(Saved entries)
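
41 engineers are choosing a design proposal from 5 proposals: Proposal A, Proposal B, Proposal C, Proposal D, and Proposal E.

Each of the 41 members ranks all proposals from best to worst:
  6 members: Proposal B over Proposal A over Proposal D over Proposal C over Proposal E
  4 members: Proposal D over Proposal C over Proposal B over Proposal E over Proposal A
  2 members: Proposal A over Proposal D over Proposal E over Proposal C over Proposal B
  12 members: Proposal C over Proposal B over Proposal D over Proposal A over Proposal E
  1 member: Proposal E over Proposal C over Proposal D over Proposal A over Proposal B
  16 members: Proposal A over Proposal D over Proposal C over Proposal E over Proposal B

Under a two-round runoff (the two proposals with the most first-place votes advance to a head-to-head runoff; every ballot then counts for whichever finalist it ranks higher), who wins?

Round 1 first-place votes: Proposal A 18, Proposal B 6, Proposal C 12, Proposal D 4, Proposal E 1. Proposal A and Proposal C advance.
Runoff: Proposal A is ranked above Proposal C on 24 ballots, Proposal C above Proposal A on 17.

Proposal A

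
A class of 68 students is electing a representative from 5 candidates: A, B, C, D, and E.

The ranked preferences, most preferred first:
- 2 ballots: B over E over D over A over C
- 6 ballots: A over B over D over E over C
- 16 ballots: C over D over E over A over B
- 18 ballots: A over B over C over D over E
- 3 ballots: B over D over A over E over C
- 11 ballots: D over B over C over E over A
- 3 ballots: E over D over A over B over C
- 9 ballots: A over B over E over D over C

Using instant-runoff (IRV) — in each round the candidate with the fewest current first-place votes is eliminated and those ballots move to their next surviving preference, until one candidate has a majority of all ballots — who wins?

Round 1: A 33, B 5, C 16, D 11, E 3. E eliminated.
Round 2: A 33, B 5, C 16, D 14. B eliminated.
Round 3: A 33, C 16, D 19. C eliminated.
Round 4: A 33, D 35. D has a majority (≥35).

D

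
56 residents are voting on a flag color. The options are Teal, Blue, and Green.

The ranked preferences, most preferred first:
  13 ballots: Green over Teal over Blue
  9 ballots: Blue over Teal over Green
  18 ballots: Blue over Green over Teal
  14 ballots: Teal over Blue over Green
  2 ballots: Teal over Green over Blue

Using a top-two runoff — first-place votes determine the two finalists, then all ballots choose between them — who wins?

Teal

Round 1 first-place votes: Teal 16, Blue 27, Green 13. Blue and Teal advance.
Runoff: Blue is ranked above Teal on 27 ballots, Teal above Blue on 29.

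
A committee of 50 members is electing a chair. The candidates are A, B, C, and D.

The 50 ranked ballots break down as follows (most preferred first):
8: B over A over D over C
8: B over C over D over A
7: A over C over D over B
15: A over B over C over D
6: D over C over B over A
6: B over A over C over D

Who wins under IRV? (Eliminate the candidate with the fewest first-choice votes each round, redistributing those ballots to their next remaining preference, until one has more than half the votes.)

B

Round 1: A 22, B 22, C 0, D 6. C eliminated.
Round 2: A 22, B 22, D 6. D eliminated.
Round 3: A 22, B 28. B has a majority (≥26).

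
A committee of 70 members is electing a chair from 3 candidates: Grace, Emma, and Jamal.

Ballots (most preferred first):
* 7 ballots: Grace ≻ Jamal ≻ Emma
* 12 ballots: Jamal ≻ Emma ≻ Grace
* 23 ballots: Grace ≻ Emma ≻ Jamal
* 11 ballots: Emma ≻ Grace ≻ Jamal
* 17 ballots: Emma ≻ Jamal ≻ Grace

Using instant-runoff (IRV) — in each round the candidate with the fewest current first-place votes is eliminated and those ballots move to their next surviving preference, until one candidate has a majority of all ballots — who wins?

Round 1: Grace 30, Emma 28, Jamal 12. Jamal eliminated.
Round 2: Grace 30, Emma 40. Emma has a majority (≥36).

Emma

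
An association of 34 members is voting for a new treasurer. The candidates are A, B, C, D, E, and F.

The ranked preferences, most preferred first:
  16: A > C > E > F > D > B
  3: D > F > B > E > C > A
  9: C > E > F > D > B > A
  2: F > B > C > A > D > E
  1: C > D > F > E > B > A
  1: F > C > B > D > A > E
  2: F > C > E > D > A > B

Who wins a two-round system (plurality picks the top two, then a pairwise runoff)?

C

Round 1 first-place votes: A 16, B 0, C 10, D 3, E 0, F 5. A and C advance.
Runoff: A is ranked above C on 16 ballots, C above A on 18.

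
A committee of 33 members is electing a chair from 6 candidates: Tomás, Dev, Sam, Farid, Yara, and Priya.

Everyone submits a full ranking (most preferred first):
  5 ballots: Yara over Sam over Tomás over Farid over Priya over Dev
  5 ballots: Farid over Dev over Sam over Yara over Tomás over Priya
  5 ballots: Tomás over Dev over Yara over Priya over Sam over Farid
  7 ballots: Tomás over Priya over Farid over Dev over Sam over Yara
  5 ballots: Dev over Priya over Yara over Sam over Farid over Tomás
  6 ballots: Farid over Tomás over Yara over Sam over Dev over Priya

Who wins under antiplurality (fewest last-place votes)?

Last-place votes: Tomás 5, Dev 5, Sam 0, Farid 5, Yara 7, Priya 11.

Sam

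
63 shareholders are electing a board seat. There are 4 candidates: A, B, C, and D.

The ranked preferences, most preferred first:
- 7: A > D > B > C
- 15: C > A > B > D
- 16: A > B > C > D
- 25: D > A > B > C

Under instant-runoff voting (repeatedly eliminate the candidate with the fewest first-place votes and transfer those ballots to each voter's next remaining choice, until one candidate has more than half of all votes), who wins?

Round 1: A 23, B 0, C 15, D 25. B eliminated.
Round 2: A 23, C 15, D 25. C eliminated.
Round 3: A 38, D 25. A has a majority (≥32).

A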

Exercise - Restate the data verbatim through the "2 members: Proposal A" line.

Written response -
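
41 engineers are choosing a design proposal from 5 proposals: Proposal A, Proposal B, Proposal C, Proposal D, and Proposal E.

Each of the 41 members ranks all proposals from best to worst:
  6 members: Proposal B over Proposal A over Proposal D over Proposal C over Proposal E
  4 members: Proposal D over Proposal C over Proposal B over Proposal E over Proposal A
  2 members: Proposal A over Proposal D over Proposal E over Proposal C over Proposal B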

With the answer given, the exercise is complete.